## [Task]
Lines from the one containing "Take 36 elements." through the final line of the entries below: reproduce them exactly, all of them and only them.

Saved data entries
# # # #

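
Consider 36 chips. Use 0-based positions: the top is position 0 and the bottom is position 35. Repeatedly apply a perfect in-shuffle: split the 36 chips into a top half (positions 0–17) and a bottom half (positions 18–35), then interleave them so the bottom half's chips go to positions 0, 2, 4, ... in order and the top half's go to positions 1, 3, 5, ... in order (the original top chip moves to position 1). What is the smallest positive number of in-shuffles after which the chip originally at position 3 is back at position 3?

Follow position 3 under repeated in-shuffles:
3 → 7 → 15 → 31 → 26 → 16 → 33 → 30 → ... → 3 (length 36)
It first returns after 36 in-shuffles.

36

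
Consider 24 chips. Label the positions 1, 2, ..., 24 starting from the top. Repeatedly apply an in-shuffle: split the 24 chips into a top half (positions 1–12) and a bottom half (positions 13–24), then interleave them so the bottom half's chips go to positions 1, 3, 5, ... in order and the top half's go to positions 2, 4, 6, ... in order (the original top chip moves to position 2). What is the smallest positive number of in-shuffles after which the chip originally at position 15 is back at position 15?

Follow position 15 under repeated in-shuffles:
15 → 5 → 10 → 20 → 15
It first returns after 4 in-shuffles.

4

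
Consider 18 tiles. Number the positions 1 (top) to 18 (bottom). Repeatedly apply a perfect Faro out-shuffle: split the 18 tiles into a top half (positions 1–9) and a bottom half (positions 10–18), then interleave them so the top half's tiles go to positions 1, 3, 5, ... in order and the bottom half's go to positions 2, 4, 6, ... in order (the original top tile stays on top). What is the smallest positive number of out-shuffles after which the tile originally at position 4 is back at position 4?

8

Follow position 4 under repeated out-shuffles:
4 → 7 → 13 → 8 → 15 → 12 → 6 → 11 → 4
It first returns after 8 out-shuffles.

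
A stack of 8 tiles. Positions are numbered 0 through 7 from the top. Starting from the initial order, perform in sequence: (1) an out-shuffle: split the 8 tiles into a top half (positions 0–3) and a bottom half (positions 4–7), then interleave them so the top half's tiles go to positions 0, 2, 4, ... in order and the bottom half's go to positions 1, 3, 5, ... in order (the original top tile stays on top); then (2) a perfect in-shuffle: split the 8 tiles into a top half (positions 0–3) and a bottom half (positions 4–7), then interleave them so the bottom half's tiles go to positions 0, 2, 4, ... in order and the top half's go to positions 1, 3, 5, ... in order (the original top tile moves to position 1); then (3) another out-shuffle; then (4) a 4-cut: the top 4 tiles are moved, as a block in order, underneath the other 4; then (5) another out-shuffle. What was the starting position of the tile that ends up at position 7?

Undo the operations in reverse order, starting from position 7:
  undo op 5 (out-shuffle, from bottom half): 7 ← 7
  undo op 4 (cut 4): 7 ← 3
  undo op 3 (out-shuffle, from bottom half): 3 ← 5
  undo op 2 (in-shuffle, from top half): 5 ← 2
  undo op 1 (out-shuffle, from top half): 2 ← 1
So the tile at position 7 came from original position 1.

1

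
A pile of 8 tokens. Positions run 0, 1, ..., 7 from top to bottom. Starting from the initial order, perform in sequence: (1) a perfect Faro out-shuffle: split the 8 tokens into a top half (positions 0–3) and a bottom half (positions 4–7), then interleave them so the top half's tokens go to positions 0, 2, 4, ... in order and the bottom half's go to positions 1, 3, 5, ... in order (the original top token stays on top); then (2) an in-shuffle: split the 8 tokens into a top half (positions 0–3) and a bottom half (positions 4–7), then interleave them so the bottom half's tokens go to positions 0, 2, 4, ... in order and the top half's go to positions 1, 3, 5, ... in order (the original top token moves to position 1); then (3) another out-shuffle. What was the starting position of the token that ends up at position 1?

Undo the operations in reverse order, starting from position 1:
  undo op 3 (out-shuffle, from bottom half): 1 ← 4
  undo op 2 (in-shuffle, from bottom half): 4 ← 6
  undo op 1 (out-shuffle, from top half): 6 ← 3
So the token at position 1 came from original position 3.

3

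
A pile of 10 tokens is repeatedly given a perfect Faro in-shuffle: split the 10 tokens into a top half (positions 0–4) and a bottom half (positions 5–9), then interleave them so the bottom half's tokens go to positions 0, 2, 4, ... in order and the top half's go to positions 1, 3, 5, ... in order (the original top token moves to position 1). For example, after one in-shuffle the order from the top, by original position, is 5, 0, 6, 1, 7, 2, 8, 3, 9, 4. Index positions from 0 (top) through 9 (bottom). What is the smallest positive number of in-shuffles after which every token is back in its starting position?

10

The in-shuffle permutes the 10 positions with cycle lengths [10].
Every token is home exactly when every cycle has completed a whole number of laps, i.e. after lcm(10) = 10 in-shuffles.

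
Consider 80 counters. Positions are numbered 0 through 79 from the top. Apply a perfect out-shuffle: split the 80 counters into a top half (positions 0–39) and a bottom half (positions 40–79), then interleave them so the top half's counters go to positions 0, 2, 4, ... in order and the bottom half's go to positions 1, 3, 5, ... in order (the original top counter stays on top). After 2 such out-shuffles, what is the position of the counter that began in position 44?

18

Track the counter's position through each out-shuffle:
44 → 9 → 18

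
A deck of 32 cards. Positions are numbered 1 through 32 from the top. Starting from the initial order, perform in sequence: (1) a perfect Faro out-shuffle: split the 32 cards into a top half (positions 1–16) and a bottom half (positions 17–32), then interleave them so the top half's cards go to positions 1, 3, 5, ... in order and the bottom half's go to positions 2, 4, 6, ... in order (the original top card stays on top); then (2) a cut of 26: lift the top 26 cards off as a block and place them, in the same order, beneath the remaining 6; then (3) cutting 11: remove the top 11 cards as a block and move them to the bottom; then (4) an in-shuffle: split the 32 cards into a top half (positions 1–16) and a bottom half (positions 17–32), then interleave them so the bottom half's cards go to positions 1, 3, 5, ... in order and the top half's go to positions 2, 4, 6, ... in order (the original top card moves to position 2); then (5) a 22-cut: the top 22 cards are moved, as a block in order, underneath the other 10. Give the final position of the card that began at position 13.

17

Track the card from position 13 forward through each operation:
  after op 1 (out-shuffle): 13 → 25
  after op 2 (cut 26): 25 → 31
  after op 3 (cut 11): 31 → 20
  after op 4 (in-shuffle): 20 → 7
  after op 5 (cut 22): 7 → 17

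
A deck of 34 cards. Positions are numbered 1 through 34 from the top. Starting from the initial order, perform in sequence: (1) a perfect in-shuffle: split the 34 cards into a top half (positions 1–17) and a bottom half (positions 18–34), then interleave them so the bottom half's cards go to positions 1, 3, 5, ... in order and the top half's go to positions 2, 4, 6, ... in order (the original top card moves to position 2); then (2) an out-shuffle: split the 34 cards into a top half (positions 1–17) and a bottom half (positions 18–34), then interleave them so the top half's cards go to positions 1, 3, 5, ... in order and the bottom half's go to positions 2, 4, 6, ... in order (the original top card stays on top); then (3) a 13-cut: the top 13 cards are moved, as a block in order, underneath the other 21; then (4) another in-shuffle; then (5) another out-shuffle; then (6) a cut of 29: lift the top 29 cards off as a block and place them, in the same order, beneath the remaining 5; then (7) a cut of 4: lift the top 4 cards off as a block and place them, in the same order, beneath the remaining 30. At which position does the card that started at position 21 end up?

Track the card from position 21 forward through each operation:
  after op 1 (in-shuffle): 21 → 7
  after op 2 (out-shuffle): 7 → 13
  after op 3 (cut 13): 13 → 34
  after op 4 (in-shuffle): 34 → 33
  after op 5 (out-shuffle): 33 → 32
  after op 6 (cut 29): 32 → 3
  after op 7 (cut 4): 3 → 33

33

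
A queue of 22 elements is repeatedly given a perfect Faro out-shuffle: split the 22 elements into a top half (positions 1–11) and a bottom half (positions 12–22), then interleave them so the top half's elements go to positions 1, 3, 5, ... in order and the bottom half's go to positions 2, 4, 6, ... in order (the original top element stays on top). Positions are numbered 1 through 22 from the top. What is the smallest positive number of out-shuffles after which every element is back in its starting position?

6

The out-shuffle permutes the 22 positions with cycle lengths [1, 1, 2, 3, 3, 6, 6].
Every element is home exactly when every cycle has completed a whole number of laps, i.e. after lcm(1, 2, 3, 6) = 6 out-shuffles.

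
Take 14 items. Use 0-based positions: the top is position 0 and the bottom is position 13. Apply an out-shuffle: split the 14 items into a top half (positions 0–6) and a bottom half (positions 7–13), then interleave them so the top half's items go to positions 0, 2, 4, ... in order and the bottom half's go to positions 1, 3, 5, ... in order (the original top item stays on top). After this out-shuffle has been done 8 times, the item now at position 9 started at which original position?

Work backwards from position 9, undoing one out-shuffle at a time:
9 ← 11 ← 12 ← 6 ← 3 ← 8 ← 4 ← 2 ← 1
So the item now at position 9 started at position 1.

1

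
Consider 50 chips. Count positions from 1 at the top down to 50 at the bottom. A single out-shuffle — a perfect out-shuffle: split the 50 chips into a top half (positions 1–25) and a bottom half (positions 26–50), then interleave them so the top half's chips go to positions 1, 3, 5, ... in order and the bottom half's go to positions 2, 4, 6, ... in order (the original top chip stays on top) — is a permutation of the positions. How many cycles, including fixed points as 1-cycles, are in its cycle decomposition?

6

Trace each unvisited position around until it returns:
(1) (2 3 5 9 17 33 ... len 21) (4 7 13 25 49 48 ... len 21) (8 15 29) (22 43 36) (50)
6 cycles in total.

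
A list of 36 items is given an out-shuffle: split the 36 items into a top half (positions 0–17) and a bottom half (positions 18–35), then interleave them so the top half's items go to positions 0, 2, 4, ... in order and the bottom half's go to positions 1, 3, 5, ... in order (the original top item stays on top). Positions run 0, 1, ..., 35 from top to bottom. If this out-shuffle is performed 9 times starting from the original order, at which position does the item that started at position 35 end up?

Position 35 is a fixed point of every out-shuffle, so the item never moves.

35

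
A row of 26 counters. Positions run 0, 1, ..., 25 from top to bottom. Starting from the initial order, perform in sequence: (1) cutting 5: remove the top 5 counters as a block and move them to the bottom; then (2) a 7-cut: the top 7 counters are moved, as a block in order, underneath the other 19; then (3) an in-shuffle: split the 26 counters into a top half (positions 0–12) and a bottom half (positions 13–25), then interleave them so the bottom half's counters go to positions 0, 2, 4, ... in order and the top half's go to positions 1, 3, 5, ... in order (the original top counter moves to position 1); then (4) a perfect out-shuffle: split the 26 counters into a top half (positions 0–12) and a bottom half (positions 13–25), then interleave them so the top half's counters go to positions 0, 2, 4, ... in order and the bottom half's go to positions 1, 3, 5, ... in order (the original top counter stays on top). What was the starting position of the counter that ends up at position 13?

Undo the operations in reverse order, starting from position 13:
  undo op 4 (out-shuffle, from bottom half): 13 ← 19
  undo op 3 (in-shuffle, from top half): 19 ← 9
  undo op 2 (cut 7): 9 ← 16
  undo op 1 (cut 5): 16 ← 21
So the counter at position 13 came from original position 21.

21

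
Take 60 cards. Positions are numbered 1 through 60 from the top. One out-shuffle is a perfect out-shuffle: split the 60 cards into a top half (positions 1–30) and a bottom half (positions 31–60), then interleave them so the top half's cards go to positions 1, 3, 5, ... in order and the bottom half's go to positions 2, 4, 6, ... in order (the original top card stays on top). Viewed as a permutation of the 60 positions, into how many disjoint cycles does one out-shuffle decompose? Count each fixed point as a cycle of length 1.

3

Trace each unvisited position around until it returns:
(1) (2 3 5 9 17 33 ... len 58) (60)
3 cycles in total.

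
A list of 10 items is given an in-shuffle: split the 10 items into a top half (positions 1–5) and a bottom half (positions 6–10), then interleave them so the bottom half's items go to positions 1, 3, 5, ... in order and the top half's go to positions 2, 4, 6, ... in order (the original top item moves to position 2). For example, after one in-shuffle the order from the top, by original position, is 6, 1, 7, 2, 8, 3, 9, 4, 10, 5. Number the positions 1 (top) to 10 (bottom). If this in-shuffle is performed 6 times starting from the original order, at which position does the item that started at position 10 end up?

2

Track the item's position through each in-shuffle:
10 → 9 → 7 → 3 → 6 → 1 → 2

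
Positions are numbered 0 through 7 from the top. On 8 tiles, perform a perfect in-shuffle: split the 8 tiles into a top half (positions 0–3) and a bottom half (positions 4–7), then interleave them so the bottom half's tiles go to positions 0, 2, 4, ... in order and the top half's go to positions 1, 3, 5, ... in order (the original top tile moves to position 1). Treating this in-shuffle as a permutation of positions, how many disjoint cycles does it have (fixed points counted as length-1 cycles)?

Trace each unvisited position around until it returns:
(0 1 3 7 6 4) (2 5)
2 cycles in total.

2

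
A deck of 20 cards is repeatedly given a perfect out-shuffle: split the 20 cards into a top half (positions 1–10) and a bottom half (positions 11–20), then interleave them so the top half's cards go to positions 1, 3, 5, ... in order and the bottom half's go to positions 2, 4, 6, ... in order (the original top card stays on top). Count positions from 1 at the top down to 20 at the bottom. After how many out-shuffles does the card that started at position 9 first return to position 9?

Follow position 9 under repeated out-shuffles:
9 → 17 → 14 → 8 → 15 → 10 → 19 → 18 → 16 → 12 → 4 → 7 → 13 → 6 → 11 → 2 → 3 → 5 → 9
It first returns after 18 out-shuffles.

18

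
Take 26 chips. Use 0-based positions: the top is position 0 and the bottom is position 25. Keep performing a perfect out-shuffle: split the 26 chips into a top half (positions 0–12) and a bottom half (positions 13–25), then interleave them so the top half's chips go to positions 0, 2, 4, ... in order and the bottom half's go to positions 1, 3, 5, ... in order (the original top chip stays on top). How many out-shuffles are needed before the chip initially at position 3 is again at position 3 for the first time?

Follow position 3 under repeated out-shuffles:
3 → 6 → 12 → 24 → 23 → 21 → 17 → 9 → 18 → 11 → 22 → 19 → 13 → 1 → 2 → 4 → 8 → 16 → 7 → 14 → 3
It first returns after 20 out-shuffles.

20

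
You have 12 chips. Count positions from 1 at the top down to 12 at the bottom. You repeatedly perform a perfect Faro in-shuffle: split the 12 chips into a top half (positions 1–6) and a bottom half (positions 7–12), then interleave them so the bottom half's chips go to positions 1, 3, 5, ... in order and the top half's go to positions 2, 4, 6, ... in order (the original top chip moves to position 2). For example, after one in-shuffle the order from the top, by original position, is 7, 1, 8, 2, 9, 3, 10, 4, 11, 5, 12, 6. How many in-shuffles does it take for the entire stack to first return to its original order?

12

The in-shuffle permutes the 12 positions with cycle lengths [12].
Every chip is home exactly when every cycle has completed a whole number of laps, i.e. after lcm(12) = 12 in-shuffles.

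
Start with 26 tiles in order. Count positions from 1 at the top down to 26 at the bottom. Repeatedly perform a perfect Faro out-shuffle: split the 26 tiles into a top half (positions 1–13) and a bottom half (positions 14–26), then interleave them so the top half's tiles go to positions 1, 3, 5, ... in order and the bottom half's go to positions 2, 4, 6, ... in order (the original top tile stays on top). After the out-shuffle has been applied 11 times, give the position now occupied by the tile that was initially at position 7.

Track the tile's position through each out-shuffle:
7 → 13 → 25 → 24 → 22 → 18 → 10 → 19 → 12 → 23 → 20 → 14

14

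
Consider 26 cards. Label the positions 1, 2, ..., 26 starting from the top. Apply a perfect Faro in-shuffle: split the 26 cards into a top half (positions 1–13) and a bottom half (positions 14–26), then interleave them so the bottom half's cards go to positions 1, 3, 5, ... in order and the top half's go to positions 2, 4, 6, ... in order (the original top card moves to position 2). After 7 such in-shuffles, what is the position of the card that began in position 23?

1

Track the card's position through each in-shuffle:
23 → 19 → 11 → 22 → 17 → 7 → 14 → 1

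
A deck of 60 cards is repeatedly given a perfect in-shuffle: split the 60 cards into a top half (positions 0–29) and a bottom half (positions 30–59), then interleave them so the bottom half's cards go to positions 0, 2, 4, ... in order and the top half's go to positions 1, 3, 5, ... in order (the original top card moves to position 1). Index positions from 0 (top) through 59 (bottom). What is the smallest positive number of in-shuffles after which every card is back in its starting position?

The in-shuffle permutes the 60 positions with cycle lengths [60].
Every card is home exactly when every cycle has completed a whole number of laps, i.e. after lcm(60) = 60 in-shuffles.

60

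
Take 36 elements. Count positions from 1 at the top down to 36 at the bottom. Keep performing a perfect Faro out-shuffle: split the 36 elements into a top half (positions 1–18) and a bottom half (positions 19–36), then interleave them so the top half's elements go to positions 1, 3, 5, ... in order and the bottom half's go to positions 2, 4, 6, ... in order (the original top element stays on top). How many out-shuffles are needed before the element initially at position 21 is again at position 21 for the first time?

3

Follow position 21 under repeated out-shuffles:
21 → 6 → 11 → 21
It first returns after 3 out-shuffles.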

# # # #

## [Answer section]
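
Take 36 elements. Count positions from 1 at the top down to 36 at the bottom. Keep performing a perfect Faro out-shuffle: split the 36 elements into a top half (positions 1–18) and a bottom half (positions 19–36), then interleave them so the top half's elements go to positions 1, 3, 5, ... in order and the bottom half's go to positions 2, 4, 6, ... in order (the original top element stays on top). How many out-shuffles are needed before the element initially at position 21 is again at position 21 for the first time?

3

Follow position 21 under repeated out-shuffles:
21 → 6 → 11 → 21
It first returns after 3 out-shuffles.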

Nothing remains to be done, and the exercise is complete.